▶ **What to do**:
In the records below, find the line with "Let Add(Function('d')(w), 2)" and the line with "Answer: -13896". Print both exactly, along with every line between them, and no other line.

▶ **Entries supplied**:

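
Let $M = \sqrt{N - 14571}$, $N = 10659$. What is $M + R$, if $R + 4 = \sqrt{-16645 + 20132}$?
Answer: $-4 + \sqrt{3487} + 2 i \sqrt{978} \approx 55.051 + 62.546 i$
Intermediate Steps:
$R = -4 + \sqrt{3487}$ ($R = -4 + \sqrt{-16645 + 20132} = -4 + \sqrt{3487} \approx 55.051$)
$M = 2 i \sqrt{978}$ ($M = \sqrt{10659 - 14571} = \sqrt{-3912} = 2 i \sqrt{978} \approx 62.546 i$)
$M + R = 2 i \sqrt{978} - \left(4 - \sqrt{3487}\right) = -4 + \sqrt{3487} + 2 i \sqrt{978}$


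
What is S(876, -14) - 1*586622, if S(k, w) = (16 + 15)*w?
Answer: -587056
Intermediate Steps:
S(k, w) = 31*w
S(876, -14) - 1*586622 = 31*(-14) - 1*586622 = -434 - 586622 = -587056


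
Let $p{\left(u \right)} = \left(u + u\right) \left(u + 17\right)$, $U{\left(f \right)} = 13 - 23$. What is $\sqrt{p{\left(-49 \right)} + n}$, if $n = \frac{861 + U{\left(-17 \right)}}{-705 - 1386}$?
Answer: $\frac{5 \sqrt{548387751}}{2091} \approx 55.996$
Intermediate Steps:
$U{\left(f \right)} = -10$ ($U{\left(f \right)} = 13 - 23 = -10$)
$p{\left(u \right)} = 2 u \left(17 + u\right)$
$n = - \frac{851}{2091}$ ($n = \frac{861 - 10}{-705 - 1386} = \frac{851}{-2091} = 851 \left(- \frac{1}{2091}\right) = - \frac{851}{2091} \approx -0.40698$)
$\sqrt{p{\left(-49 \right)} + n} = \sqrt{2 \left(-49\right) \left(17 - 49\right) - \frac{851}{2091}} = \sqrt{2 \left(-49\right) \left(-32\right) - \frac{851}{2091}} = \sqrt{3136 - \frac{851}{2091}} = \sqrt{\frac{6556525}{2091}} = \frac{5 \sqrt{548387751}}{2091}$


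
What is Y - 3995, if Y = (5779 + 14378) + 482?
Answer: 16644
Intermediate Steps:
Y = 20639 (Y = 20157 + 482 = 20639)
Y - 3995 = 20639 - 3995 = 16644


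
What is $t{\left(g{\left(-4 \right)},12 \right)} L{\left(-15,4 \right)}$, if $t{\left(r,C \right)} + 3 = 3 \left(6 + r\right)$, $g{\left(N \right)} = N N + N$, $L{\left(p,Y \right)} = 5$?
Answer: $255$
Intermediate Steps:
$g{\left(N \right)} = N + N^{2}$ ($g{\left(N \right)} = N^{2} + N = N + N^{2}$)
$t{\left(r,C \right)} = 15 + 3 r$ ($t{\left(r,C \right)} = -3 + 3 \left(6 + r\right) = -3 + \left(18 + 3 r\right) = 15 + 3 r$)
$t{\left(g{\left(-4 \right)},12 \right)} L{\left(-15,4 \right)} = \left(15 + 3 \left(- 4 \left(1 - 4\right)\right)\right) 5 = \left(15 + 3 \left(\left(-4\right) \left(-3\right)\right)\right) 5 = \left(15 + 3 \cdot 12\right) 5 = \left(15 + 36\right) 5 = 51 \cdot 5 = 255$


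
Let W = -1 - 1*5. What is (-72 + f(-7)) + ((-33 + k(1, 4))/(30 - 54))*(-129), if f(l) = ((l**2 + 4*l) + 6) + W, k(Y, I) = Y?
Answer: -223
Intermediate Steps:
W = -6 (W = -1 - 5 = -6)
f(l) = l**2 + 4*l (f(l) = ((l**2 + 4*l) + 6) - 6 = (6 + l**2 + 4*l) - 6 = l**2 + 4*l)
(-72 + f(-7)) + ((-33 + k(1, 4))/(30 - 54))*(-129) = (-72 - 7*(4 - 7)) + ((-33 + 1)/(30 - 54))*(-129) = (-72 - 7*(-3)) - 32/(-24)*(-129) = (-72 + 21) - 32*(-1/24)*(-129) = -51 + (4/3)*(-129) = -51 - 172 = -223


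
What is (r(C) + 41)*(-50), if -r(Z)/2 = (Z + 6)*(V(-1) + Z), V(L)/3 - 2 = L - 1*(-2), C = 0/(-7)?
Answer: 3350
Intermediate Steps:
C = 0 (C = 0*(-⅐) = 0)
V(L) = 12 + 3*L (V(L) = 6 + 3*(L - 1*(-2)) = 6 + 3*(L + 2) = 6 + 3*(2 + L) = 6 + (6 + 3*L) = 12 + 3*L)
r(Z) = -2*(6 + Z)*(9 + Z) (r(Z) = -2*(Z + 6)*((12 + 3*(-1)) + Z) = -2*(6 + Z)*((12 - 3) + Z) = -2*(6 + Z)*(9 + Z))
(r(C) + 41)*(-50) = ((-108 - 30*0 - 2*0²) + 41)*(-50) = ((-108 + 0 - 2*0) + 41)*(-50) = ((-108 + 0 + 0) + 41)*(-50) = (-108 + 41)*(-50) = -67*(-50) = 3350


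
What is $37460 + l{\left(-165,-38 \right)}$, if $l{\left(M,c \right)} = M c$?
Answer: $43730$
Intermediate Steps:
$37460 + l{\left(-165,-38 \right)} = 37460 - -6270 = 37460 + 6270 = 43730$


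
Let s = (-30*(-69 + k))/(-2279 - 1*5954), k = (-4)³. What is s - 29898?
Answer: -246154224/8233 ≈ -29899.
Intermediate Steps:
k = -64
s = -3990/8233 (s = (-30*(-69 - 64))/(-2279 - 1*5954) = (-30*(-133))/(-2279 - 5954) = 3990/(-8233) = 3990*(-1/8233) = -3990/8233 ≈ -0.48463)
s - 29898 = -3990/8233 - 29898 = -246154224/8233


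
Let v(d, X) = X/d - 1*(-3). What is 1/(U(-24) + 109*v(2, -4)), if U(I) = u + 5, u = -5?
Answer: 1/109 ≈ 0.0091743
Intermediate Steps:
U(I) = 0 (U(I) = -5 + 5 = 0)
v(d, X) = 3 + X/d (v(d, X) = X/d + 3 = 3 + X/d)
1/(U(-24) + 109*v(2, -4)) = 1/(0 + 109*(3 - 4/2)) = 1/(0 + 109*(3 - 4*½)) = 1/(0 + 109*(3 - 2)) = 1/(0 + 109*1) = 1/(0 + 109) = 1/109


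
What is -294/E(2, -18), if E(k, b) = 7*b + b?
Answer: 49/24 ≈ 2.0417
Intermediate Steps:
E(k, b) = 8*b
-294/E(2, -18) = -294/(8*(-18)) = -294/(-144) = -294*(-1/144) = 49/24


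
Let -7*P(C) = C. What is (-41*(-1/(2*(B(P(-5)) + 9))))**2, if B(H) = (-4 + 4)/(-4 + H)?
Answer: 1681/324 ≈ 5.1883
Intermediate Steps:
P(C) = -C/7
B(H) = 0 (B(H) = 0/(-4 + H) = 0)
(-41*(-1/(2*(B(P(-5)) + 9))))**2 = (-41*(-1/(2*(0 + 9))))**2 = (-41/((-2*9)))**2 = (-41/(-18))**2 = (-41*(-1/18))**2 = (41/18)**2 = 1681/324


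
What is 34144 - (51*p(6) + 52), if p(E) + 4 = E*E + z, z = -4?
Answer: 32664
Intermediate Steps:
p(E) = -8 + E**2 (p(E) = -4 + (E*E - 4) = -4 + (E**2 - 4) = -4 + (-4 + E**2) = -8 + E**2)
34144 - (51*p(6) + 52) = 34144 - (51*(-8 + 6**2) + 52) = 34144 - (51*(-8 + 36) + 52) = 34144 - (51*28 + 52) = 34144 - (1428 + 52) = 34144 - 1*1480 = 34144 - 1480 = 32664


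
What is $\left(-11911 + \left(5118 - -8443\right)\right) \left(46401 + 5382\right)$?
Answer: $85441950$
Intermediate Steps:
$\left(-11911 + \left(5118 - -8443\right)\right) \left(46401 + 5382\right) = \left(-11911 + \left(5118 + 8443\right)\right) 51783 = \left(-11911 + 13561\right) 51783 = 1650 \cdot 51783 = 85441950$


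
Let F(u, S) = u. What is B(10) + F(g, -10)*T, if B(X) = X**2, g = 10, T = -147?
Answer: -1370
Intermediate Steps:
B(10) + F(g, -10)*T = 10**2 + 10*(-147) = 100 - 1470 = -1370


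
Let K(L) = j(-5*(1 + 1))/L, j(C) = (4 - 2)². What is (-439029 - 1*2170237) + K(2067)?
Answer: -5393352818/2067 ≈ -2.6093e+6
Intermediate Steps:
j(C) = 4 (j(C) = 2² = 4)
K(L) = 4/L
(-439029 - 1*2170237) + K(2067) = (-439029 - 1*2170237) + 4/2067 = (-439029 - 2170237) + 4*(1/2067) = -2609266 + 4/2067 = -5393352818/2067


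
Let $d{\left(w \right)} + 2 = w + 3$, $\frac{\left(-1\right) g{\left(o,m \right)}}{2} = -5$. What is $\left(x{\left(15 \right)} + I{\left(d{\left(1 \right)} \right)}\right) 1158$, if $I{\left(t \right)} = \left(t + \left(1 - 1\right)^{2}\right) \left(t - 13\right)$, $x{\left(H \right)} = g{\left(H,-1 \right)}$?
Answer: $-13896$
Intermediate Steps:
$g{\left(o,m \right)} = 10$ ($g{\left(o,m \right)} = \left(-2\right) \left(-5\right) = 10$)
$x{\left(H \right)} = 10$
$d{\left(w \right)} = 1 + w$ ($d{\left(w \right)} = -2 + \left(w + 3\right) = -2 + \left(3 + w\right) = 1 + w$)
$I{\left(t \right)} = t \left(-13 + t\right)$ ($I{\left(t \right)} = \left(t + 0^{2}\right) \left(-13 + t\right) = \left(t + 0\right) \left(-13 + t\right) = t \left(-13 + t\right)$)
$\left(x{\left(15 \right)} + I{\left(d{\left(1 \right)} \right)}\right) 1158 = \left(10 + \left(1 + 1\right) \left(-13 + \left(1 + 1\right)\right)\right) 1158 = \left(10 + 2 \left(-13 + 2\right)\right) 1158 = \left(10 + 2 \left(-11\right)\right) 1158 = \left(10 - 22\right) 1158 = \left(-12\right) 1158 = -13896$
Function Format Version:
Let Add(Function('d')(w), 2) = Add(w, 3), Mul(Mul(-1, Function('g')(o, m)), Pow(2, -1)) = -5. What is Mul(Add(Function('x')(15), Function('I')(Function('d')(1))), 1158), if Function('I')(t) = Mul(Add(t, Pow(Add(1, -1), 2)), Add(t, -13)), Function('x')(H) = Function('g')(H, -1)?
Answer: -13896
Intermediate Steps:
Function('g')(o, m) = 10 (Function('g')(o, m) = Mul(-2, -5) = 10)
Function('x')(H) = 10
Function('d')(w) = Add(1, w) (Function('d')(w) = Add(-2, Add(w, 3)) = Add(-2, Add(3, w)) = Add(1, w))
Function('I')(t) = Mul(t, Add(-13, t)) (Function('I')(t) = Mul(Add(t, Pow(0, 2)), Add(-13, t)) = Mul(Add(t, 0), Add(-13, t)) = Mul(t, Add(-13, t)))
Mul(Add(Function('x')(15), Function('I')(Function('d')(1))), 1158) = Mul(Add(10, Mul(Add(1, 1), Add(-13, Add(1, 1)))), 1158) = Mul(Add(10, Mul(2, Add(-13, 2))), 1158) = Mul(Add(10, Mul(2, -11)), 1158) = Mul(Add(10, -22), 1158) = Mul(-12, 1158) = -13896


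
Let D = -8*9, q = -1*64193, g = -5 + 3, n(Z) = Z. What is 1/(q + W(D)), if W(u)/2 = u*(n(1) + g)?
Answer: -1/64049 ≈ -1.5613e-5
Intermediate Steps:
g = -2
q = -64193
D = -72
W(u) = -2*u (W(u) = 2*(u*(1 - 2)) = 2*(u*(-1)) = 2*(-u) = -2*u)
1/(q + W(D)) = 1/(-64193 - 2*(-72)) = 1/(-64193 + 144) = 1/(-64049) = -1/64049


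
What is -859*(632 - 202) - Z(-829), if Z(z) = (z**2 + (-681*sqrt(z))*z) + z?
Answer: -1055782 - 564549*I*sqrt(829) ≈ -1.0558e+6 - 1.6255e+7*I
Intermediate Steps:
Z(z) = z + z**2 - 681*z**(3/2) (Z(z) = (z**2 - 681*z**(3/2)) + z = z + z**2 - 681*z**(3/2))
-859*(632 - 202) - Z(-829) = -859*(632 - 202) - (-829 + (-829)**2 - (-564549)*I*sqrt(829)) = -859*430 - (-829 + 687241 - (-564549)*I*sqrt(829)) = -369370 - (-829 + 687241 + 564549*I*sqrt(829)) = -369370 - (686412 + 564549*I*sqrt(829)) = -369370 + (-686412 - 564549*I*sqrt(829)) = -1055782 - 564549*I*sqrt(829)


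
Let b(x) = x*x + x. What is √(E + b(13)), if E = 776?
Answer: √958 ≈ 30.952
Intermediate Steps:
b(x) = x + x² (b(x) = x² + x = x + x²)
√(E + b(13)) = √(776 + 13*(1 + 13)) = √(776 + 13*14) = √(776 + 182) = √958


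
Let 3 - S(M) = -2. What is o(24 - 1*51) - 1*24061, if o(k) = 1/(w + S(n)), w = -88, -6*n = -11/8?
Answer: -1997064/83 ≈ -24061.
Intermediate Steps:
n = 11/48 (n = -(-11)/(6*8) = -⅙*(-11/8) = 11/48 ≈ 0.22917)
S(M) = 5 (S(M) = 3 - 1*(-2) = 3 + 2 = 5)
o(k) = -1/83 (o(k) = 1/(-88 + 5) = 1/(-83) = -1/83)
o(24 - 1*51) - 1*24061 = -1/83 - 1*24061 = -1/83 - 24061 = -1997064/83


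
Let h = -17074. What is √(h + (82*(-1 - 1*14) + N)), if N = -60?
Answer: 2*I*√4591 ≈ 135.51*I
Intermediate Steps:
√(h + (82*(-1 - 1*14) + N)) = √(-17074 + (82*(-1 - 1*14) - 60)) = √(-17074 + (82*(-1 - 14) - 60)) = √(-17074 + (82*(-15) - 60)) = √(-17074 + (-1230 - 60)) = √(-17074 - 1290) = √(-18364) = 2*I*√4591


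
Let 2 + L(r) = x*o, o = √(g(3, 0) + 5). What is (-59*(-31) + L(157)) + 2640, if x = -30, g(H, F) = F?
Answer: 4467 - 30*√5 ≈ 4399.9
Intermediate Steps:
o = √5 (o = √(0 + 5) = √5 ≈ 2.2361)
L(r) = -2 - 30*√5
(-59*(-31) + L(157)) + 2640 = (-59*(-31) + (-2 - 30*√5)) + 2640 = (1829 + (-2 - 30*√5)) + 2640 = (1827 - 30*√5) + 2640 = 4467 - 30*√5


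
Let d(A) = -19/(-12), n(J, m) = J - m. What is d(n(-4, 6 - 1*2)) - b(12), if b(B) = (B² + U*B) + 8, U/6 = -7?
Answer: 4243/12 ≈ 353.58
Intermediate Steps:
U = -42 (U = 6*(-7) = -42)
d(A) = 19/12 (d(A) = -19*(-1/12) = 19/12)
b(B) = 8 + B² - 42*B (b(B) = (B² - 42*B) + 8 = 8 + B² - 42*B)
d(n(-4, 6 - 1*2)) - b(12) = 19/12 - (8 + 12² - 42*12) = 19/12 - (8 + 144 - 504) = 19/12 - 1*(-352) = 19/12 + 352 = 4243/12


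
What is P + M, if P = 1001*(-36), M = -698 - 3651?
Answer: -40385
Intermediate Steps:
M = -4349
P = -36036
P + M = -36036 - 4349 = -40385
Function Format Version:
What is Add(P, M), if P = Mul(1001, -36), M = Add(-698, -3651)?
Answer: -40385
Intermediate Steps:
M = -4349
P = -36036
Add(P, M) = Add(-36036, -4349) = -40385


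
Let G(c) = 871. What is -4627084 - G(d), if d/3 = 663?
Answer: -4627955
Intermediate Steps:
d = 1989 (d = 3*663 = 1989)
-4627084 - G(d) = -4627084 - 1*871 = -4627084 - 871 = -4627955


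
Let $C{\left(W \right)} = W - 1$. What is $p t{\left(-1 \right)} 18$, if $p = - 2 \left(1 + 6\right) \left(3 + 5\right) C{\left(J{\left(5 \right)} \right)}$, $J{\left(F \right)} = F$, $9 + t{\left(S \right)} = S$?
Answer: $80640$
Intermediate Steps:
$t{\left(S \right)} = -9 + S$
$C{\left(W \right)} = -1 + W$
$p = -448$ ($p = - 2 \left(1 + 6\right) \left(3 + 5\right) \left(-1 + 5\right) = - 2 \cdot 7 \cdot 8 \cdot 4 = \left(-2\right) 56 \cdot 4 = \left(-112\right) 4 = -448$)
$p t{\left(-1 \right)} 18 = - 448 \left(-9 - 1\right) 18 = \left(-448\right) \left(-10\right) 18 = 4480 \cdot 18 = 80640$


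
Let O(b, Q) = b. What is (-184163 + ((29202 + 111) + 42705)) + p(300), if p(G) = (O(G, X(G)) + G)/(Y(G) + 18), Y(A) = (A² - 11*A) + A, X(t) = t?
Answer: -1626438835/14503 ≈ -1.1215e+5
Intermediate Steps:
Y(A) = A² - 10*A
p(G) = 2*G/(18 + G*(-10 + G)) (p(G) = (G + G)/(G*(-10 + G) + 18) = (2*G)/(18 + G*(-10 + G)) = 2*G/(18 + G*(-10 + G)))
(-184163 + ((29202 + 111) + 42705)) + p(300) = (-184163 + ((29202 + 111) + 42705)) + 2*300/(18 + 300*(-10 + 300)) = (-184163 + (29313 + 42705)) + 2*300/(18 + 300*290) = (-184163 + 72018) + 2*300/(18 + 87000) = -112145 + 2*300/87018 = -112145 + 2*300*(1/87018) = -112145 + 100/14503 = -1626438835/14503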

▶ **Exercise answer**:
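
Let Add(Function('d')(w), 2) = Add(w, 3), Mul(Mul(-1, Function('g')(o, m)), Pow(2, -1)) = -5. What is Mul(Add(Function('x')(15), Function('I')(Function('d')(1))), 1158), if Function('I')(t) = Mul(Add(t, Pow(Add(1, -1), 2)), Add(t, -13)), Function('x')(H) = Function('g')(H, -1)?
Answer: -13896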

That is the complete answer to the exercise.